Input for this task:
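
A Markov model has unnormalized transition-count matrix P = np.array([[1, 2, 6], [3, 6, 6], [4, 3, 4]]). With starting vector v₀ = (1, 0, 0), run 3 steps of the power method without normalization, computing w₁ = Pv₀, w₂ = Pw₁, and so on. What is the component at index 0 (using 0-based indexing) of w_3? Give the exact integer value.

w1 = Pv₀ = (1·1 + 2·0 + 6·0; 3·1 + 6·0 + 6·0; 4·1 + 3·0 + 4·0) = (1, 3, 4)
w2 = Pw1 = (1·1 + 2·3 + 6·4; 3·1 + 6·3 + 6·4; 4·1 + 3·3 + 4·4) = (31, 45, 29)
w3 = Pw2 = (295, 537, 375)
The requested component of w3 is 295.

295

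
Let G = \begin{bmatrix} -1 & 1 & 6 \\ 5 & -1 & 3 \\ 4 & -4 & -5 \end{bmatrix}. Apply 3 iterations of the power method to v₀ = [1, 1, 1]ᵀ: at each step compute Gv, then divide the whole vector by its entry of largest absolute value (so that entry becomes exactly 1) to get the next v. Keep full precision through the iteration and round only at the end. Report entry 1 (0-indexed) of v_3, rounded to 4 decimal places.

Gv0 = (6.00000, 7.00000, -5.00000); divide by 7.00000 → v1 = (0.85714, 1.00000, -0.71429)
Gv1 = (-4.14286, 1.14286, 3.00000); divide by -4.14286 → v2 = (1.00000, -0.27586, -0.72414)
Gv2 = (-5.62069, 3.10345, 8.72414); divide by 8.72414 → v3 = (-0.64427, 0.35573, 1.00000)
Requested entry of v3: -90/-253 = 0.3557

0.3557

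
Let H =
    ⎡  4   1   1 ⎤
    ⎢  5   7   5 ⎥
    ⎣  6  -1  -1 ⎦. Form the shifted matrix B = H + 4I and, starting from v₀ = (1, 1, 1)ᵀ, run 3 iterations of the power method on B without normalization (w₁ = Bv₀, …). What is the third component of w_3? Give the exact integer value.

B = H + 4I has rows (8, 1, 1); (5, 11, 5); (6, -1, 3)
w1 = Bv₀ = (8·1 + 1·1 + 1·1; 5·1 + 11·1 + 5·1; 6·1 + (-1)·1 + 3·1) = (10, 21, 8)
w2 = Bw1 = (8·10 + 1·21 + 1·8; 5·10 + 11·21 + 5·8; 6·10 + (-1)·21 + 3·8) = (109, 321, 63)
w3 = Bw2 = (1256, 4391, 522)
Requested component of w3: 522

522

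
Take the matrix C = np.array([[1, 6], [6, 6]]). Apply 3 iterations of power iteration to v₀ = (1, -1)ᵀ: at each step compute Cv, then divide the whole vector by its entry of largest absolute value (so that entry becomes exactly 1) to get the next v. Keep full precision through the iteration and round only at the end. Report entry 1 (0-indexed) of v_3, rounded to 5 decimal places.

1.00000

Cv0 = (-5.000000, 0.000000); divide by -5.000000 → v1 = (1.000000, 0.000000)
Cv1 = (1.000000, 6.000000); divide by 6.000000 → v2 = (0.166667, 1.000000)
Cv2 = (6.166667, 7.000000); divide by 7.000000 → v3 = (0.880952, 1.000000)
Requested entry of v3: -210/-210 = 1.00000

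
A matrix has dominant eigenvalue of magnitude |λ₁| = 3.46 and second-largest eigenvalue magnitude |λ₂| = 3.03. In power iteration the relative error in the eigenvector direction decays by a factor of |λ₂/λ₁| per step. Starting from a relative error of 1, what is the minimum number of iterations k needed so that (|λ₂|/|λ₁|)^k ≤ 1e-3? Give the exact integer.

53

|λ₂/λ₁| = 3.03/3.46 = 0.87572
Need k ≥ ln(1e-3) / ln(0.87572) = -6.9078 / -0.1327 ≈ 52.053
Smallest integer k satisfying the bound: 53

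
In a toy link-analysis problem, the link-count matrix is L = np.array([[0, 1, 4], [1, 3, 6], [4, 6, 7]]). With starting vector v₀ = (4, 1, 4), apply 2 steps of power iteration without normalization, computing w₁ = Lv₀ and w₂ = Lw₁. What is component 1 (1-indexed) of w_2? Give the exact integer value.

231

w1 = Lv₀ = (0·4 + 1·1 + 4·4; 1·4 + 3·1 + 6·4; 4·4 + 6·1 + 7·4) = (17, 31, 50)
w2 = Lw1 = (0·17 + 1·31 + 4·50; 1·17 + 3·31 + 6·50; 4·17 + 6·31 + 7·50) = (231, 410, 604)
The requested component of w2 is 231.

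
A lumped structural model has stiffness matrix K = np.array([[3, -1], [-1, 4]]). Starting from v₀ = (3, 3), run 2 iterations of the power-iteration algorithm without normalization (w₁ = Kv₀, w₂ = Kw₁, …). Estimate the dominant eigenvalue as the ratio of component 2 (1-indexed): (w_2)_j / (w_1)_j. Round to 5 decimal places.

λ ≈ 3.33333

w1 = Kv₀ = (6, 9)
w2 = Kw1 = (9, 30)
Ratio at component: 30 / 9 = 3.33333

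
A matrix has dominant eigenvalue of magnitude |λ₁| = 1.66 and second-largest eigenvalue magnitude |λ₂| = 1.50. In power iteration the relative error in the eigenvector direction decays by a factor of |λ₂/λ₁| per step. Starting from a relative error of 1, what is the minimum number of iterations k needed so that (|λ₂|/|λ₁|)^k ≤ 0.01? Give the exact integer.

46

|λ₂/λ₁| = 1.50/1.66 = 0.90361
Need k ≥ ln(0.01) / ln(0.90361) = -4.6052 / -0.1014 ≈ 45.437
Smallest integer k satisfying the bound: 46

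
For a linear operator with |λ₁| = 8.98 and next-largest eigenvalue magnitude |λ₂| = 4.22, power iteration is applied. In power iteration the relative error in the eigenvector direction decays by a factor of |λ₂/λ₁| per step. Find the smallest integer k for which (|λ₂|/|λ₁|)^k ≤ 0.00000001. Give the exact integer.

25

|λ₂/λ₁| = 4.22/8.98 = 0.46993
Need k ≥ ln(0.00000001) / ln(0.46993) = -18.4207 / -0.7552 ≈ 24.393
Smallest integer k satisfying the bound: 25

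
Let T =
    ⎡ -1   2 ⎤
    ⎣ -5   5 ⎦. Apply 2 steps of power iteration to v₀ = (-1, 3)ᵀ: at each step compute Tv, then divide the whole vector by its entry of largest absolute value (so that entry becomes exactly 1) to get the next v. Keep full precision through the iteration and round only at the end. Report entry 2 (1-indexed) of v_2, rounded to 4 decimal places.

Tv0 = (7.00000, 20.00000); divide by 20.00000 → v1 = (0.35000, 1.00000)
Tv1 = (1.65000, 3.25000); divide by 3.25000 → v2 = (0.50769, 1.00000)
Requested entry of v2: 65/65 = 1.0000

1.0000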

How to complete this task:
Everything from the line containing "v_2, rounded to 4 decimal places." to the final line of the entries above should be output exactly, and nothing more.

Output of the task:
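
    ⎣ -5   5 ⎦. Apply 2 steps of power iteration to v₀ = (-1, 3)ᵀ: at each step compute Tv, then divide the whole vector by its entry of largest absolute value (so that entry becomes exactly 1) to get the next v. Keep full precision through the iteration and round only at the end. Report entry 2 (1-indexed) of v_2, rounded to 4 decimal places.

Tv0 = (7.00000, 20.00000); divide by 20.00000 → v1 = (0.35000, 1.00000)
Tv1 = (1.65000, 3.25000); divide by 3.25000 → v2 = (0.50769, 1.00000)
Requested entry of v2: 65/65 = 1.0000

1.0000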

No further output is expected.